▶ [Aim of the task]: I need the records below retyped exactly.

▶ [Data provided]:
- Opening Delimiter -

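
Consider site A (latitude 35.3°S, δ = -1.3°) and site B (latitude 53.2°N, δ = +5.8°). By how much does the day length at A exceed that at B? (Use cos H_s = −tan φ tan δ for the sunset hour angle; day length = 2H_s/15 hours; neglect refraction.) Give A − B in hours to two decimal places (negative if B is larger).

A: H_s = arccos(−tan -35.3° · tan -1.3°) = 90.92°, so 2H_s/15 = 12.1227 h.
B: H_s = arccos(−tan 53.2° · tan 5.8°) = 97.80°, so 2H_s/15 = 13.0400 h.
A − B = 12.1227 − 13.0400 = -0.9173 h.

-0.92 h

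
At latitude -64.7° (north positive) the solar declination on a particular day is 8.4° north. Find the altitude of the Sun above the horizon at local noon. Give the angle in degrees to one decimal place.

16.9°

At local solar noon the hour angle is zero, so the elevation is 90° − |φ − δ| = 90° − |-64.7° − (8.4°)| = 90° − 73.1° = 16.9°.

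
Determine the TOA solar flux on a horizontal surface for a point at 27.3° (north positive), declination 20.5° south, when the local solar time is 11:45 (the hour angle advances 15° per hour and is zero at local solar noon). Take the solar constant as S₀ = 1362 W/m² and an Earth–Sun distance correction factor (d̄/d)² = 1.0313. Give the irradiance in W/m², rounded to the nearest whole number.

Hour angle H = 15° × (11.75 − 12) = -3.75°.
cos θ_z = sin(27.3°) sin(-20.5°) + cos(27.3°) cos(-20.5°) cos(-3.75°) = -0.1606 + 0.8306 = 0.6700.
Top-of-atmosphere irradiance = S₀ (d̄/d)² cos θ_z = 1362 × 1.0313 × 0.6700 = 941.10 W/m².

941 W/m²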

- Closing Delimiter -

▶ [Exercise answer]:
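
Consider site A (latitude 35.3°S, δ = -1.3°) and site B (latitude 53.2°N, δ = +5.8°). By how much does the day length at A exceed that at B? (Use cos H_s = −tan φ tan δ for the sunset hour angle; day length = 2H_s/15 hours; neglect refraction.) Give A − B in hours to two decimal places (negative if B is larger).

A: H_s = arccos(−tan -35.3° · tan -1.3°) = 90.92°, so 2H_s/15 = 12.1227 h.
B: H_s = arccos(−tan 53.2° · tan 5.8°) = 97.80°, so 2H_s/15 = 13.0400 h.
A − B = 12.1227 − 13.0400 = -0.9173 h.

-0.92 h

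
At latitude -64.7° (north positive) the solar declination on a particular day is 8.4° north. Find the altitude of the Sun above the horizon at local noon. Give the angle in degrees to one decimal place.

16.9°

At local solar noon the hour angle is zero, so the elevation is 90° − |φ − δ| = 90° − |-64.7° − (8.4°)| = 90° − 73.1° = 16.9°.

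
Determine the TOA solar flux on a horizontal surface for a point at 27.3° (north positive), declination 20.5° south, when the local solar time is 11:45 (the hour angle advances 15° per hour and is zero at local solar noon). Take the solar constant as S₀ = 1362 W/m² and an Earth–Sun distance correction factor (d̄/d)² = 1.0313. Give the irradiance in W/m², rounded to the nearest whole number.

Hour angle H = 15° × (11.75 − 12) = -3.75°.
cos θ_z = sin(27.3°) sin(-20.5°) + cos(27.3°) cos(-20.5°) cos(-3.75°) = -0.1606 + 0.8306 = 0.6700.
Top-of-atmosphere irradiance = S₀ (d̄/d)² cos θ_z = 1362 × 1.0313 × 0.6700 = 941.10 W/m².

941 W/m²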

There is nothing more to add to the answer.